Directions: Your task is to repeat exactly the lines below between the line holding "Name the pivot chord — the final" and the line holding "Of F major, B", inclusive, and only those.

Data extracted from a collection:

+++

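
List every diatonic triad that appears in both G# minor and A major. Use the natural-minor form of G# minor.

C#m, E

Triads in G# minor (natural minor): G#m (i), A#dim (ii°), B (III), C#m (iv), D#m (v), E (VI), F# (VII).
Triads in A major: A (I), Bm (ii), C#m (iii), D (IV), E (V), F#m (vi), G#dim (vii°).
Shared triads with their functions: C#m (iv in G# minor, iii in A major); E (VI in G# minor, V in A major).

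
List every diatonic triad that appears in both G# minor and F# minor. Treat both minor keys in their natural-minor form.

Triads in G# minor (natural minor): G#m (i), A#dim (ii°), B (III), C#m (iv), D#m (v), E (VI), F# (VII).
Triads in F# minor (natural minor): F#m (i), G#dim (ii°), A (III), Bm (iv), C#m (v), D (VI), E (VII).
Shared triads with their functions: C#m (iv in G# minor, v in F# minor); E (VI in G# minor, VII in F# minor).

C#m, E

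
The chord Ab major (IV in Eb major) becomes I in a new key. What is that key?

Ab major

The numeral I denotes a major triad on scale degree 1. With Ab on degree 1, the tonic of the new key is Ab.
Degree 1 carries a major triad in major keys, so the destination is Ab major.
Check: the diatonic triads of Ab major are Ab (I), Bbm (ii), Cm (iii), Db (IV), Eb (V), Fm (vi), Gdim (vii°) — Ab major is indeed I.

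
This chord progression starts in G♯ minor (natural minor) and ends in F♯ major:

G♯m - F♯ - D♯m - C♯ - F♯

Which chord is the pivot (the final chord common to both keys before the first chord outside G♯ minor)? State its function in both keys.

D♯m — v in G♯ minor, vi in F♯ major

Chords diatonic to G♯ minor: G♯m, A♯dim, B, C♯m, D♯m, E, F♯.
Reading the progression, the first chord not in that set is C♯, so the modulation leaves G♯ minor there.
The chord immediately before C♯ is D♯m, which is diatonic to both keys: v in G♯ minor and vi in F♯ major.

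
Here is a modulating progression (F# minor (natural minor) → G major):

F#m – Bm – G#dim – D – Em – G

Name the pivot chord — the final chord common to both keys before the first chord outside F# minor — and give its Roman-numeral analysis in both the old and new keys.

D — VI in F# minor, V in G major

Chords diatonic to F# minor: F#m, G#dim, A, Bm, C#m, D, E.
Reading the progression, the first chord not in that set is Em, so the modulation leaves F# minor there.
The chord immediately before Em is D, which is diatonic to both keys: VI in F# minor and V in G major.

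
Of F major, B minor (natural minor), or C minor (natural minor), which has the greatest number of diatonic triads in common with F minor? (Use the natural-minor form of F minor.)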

+++

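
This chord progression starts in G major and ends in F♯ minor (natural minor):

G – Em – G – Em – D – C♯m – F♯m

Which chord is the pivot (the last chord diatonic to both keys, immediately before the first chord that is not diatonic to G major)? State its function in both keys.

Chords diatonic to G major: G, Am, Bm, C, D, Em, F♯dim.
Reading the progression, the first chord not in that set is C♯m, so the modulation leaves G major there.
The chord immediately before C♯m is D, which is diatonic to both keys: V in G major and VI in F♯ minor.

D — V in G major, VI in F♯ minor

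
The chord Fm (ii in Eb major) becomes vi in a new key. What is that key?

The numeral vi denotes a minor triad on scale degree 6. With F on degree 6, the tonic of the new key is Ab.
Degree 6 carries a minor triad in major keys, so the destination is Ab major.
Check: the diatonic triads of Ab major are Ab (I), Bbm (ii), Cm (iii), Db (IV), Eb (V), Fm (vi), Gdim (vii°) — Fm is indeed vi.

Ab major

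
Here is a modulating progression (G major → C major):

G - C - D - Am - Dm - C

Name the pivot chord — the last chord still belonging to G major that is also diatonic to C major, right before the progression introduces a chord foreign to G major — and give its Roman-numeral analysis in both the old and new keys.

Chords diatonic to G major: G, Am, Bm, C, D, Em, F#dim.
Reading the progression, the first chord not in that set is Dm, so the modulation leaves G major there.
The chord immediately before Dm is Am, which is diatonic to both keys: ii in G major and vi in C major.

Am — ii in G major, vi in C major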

+++

Task solution:
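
Name the pivot chord — the final chord common to both keys before the first chord outside F# minor — and give its Roman-numeral analysis in both the old and new keys.

D — VI in F# minor, V in G major

Chords diatonic to F# minor: F#m, G#dim, A, Bm, C#m, D, E.
Reading the progression, the first chord not in that set is Em, so the modulation leaves F# minor there.
The chord immediately before Em is D, which is diatonic to both keys: VI in F# minor and V in G major.

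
Of F major, B minor (natural minor), or C minor (natural minor), which has the greatest number of diatonic triads in common with F minor? (Use the natural-minor form of F minor.)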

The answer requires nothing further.